* **Exercise objective**: Here you must reproduce each line of the data exactly.

Collected data entries

=-=-=-=-=

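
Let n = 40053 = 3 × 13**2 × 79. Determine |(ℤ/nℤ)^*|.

φ(40053) = 40053 · (1 − 1/3) · (1 − 1/13) · (1 − 1/79)
       = 40053 · 1872/3081 = 24336.

24336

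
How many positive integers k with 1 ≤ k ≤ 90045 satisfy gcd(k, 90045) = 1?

Prime factorization: 90045 = 3**3 · 5 · 23 · 29.
φ(90045) = 90045 · (1 − 1/3) · (1 − 1/5) · (1 − 1/23) · (1 − 1/29)
       = 90045 · 4928/10005 = 44352.

44352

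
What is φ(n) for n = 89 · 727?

63888

φ(89) = 89 − 1 = 88.
φ(727) = 727 − 1 = 726.
Since φ is multiplicative, φ(64703) = 88 · 726 = 63888.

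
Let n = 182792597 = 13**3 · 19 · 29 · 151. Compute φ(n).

153316800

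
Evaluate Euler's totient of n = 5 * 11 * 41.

φ(2255) = 2255 · (1 − 1/5) · (1 − 1/11) · (1 − 1/41)
       = 2255 · 1600/2255 = 1600.

1600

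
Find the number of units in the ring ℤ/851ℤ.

First factor: 851 = 23 * 37.
φ(851) = 851 · (1 − 1/23) · (1 − 1/37)
       = 851 · 792/851 = 792.

792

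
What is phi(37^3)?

49284

φ(50653) = 50653 · (1 − 1/37)
       = 50653 · 36/37 = 49284.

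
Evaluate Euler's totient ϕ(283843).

221760

Prime factorization: 283843 = 7 · 23 · 41 · 43.
φ(7) = 7 − 1 = 6.
φ(23) = 23 − 1 = 22.
φ(41) = 41 − 1 = 40.
φ(43) = 43 − 1 = 42.
Multiply: 6 · 22 · 40 · 42 = 221760.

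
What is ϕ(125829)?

72000

125829 = 3**2 × 11 × 31 × 41.
φ(125829) = 125829 · (1 − 1/3) · (1 − 1/11) · (1 − 1/31) · (1 − 1/41)
       = 125829 · 24000/41943 = 72000.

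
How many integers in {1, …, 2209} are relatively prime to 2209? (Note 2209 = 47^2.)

2162

φ(47^2) = 47^2 − 47^1 = 2209 − 47 = 2162.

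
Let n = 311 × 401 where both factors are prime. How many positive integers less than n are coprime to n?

124000

φ(n) = (p − 1)(q − 1) = (311−1)(401−1) = 310·400 = 124000.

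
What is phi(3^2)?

6

φ(3^2) = 3^2 − 3^1 = 9 − 3 = 6.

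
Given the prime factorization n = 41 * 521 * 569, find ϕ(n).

11814400

φ(41) = 41 − 1 = 40.
φ(521) = 521 − 1 = 520.
φ(569) = 569 − 1 = 568.
Since φ is multiplicative, φ(12154409) = 40 · 520 · 568 = 11814400.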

=-=-=-=-=

* **Answer to this problem**:
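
Let n = 40053 = 3 × 13**2 × 79. Determine |(ℤ/nℤ)^*|.

φ(40053) = 40053 · (1 − 1/3) · (1 − 1/13) · (1 − 1/79)
       = 40053 · 1872/3081 = 24336.

24336

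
How many positive integers k with 1 ≤ k ≤ 90045 satisfy gcd(k, 90045) = 1?

Prime factorization: 90045 = 3**3 · 5 · 23 · 29.
φ(90045) = 90045 · (1 − 1/3) · (1 − 1/5) · (1 − 1/23) · (1 − 1/29)
       = 90045 · 4928/10005 = 44352.

44352

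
What is φ(n) for n = 89 · 727?

63888

φ(89) = 89 − 1 = 88.
φ(727) = 727 − 1 = 726.
Since φ is multiplicative, φ(64703) = 88 · 726 = 63888.

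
Let n = 182792597 = 13**3 · 19 · 29 · 151. Compute φ(n).

153316800

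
Evaluate Euler's totient of n = 5 * 11 * 41.

φ(2255) = 2255 · (1 − 1/5) · (1 − 1/11) · (1 − 1/41)
       = 2255 · 1600/2255 = 1600.

1600

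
Find the number of units in the ring ℤ/851ℤ.

First factor: 851 = 23 * 37.
φ(851) = 851 · (1 − 1/23) · (1 − 1/37)
       = 851 · 792/851 = 792.

792

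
What is phi(37^3)?

49284

φ(50653) = 50653 · (1 − 1/37)
       = 50653 · 36/37 = 49284.

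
Evaluate Euler's totient ϕ(283843).

221760

Prime factorization: 283843 = 7 · 23 · 41 · 43.
φ(7) = 7 − 1 = 6.
φ(23) = 23 − 1 = 22.
φ(41) = 41 − 1 = 40.
φ(43) = 43 − 1 = 42.
Multiply: 6 · 22 · 40 · 42 = 221760.

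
What is ϕ(125829)?

72000

125829 = 3**2 × 11 × 31 × 41.
φ(125829) = 125829 · (1 − 1/3) · (1 − 1/11) · (1 − 1/31) · (1 − 1/41)
       = 125829 · 24000/41943 = 72000.

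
How many integers in {1, …, 2209} are relatively prime to 2209? (Note 2209 = 47^2.)

2162

φ(47^2) = 47^2 − 47^1 = 2209 − 47 = 2162.

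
Let n = 311 × 401 where both factors are prime. How many positive integers less than n are coprime to n?

124000

φ(n) = (p − 1)(q − 1) = (311−1)(401−1) = 310·400 = 124000.

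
What is phi(3^2)?

6

φ(3^2) = 3^2 − 3^1 = 9 − 3 = 6.

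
Given the prime factorization n = 41 * 521 * 569, find ϕ(n).

11814400

φ(41) = 41 − 1 = 40.
φ(521) = 521 − 1 = 520.
φ(569) = 569 − 1 = 568.
Since φ is multiplicative, φ(12154409) = 40 · 520 · 568 = 11814400.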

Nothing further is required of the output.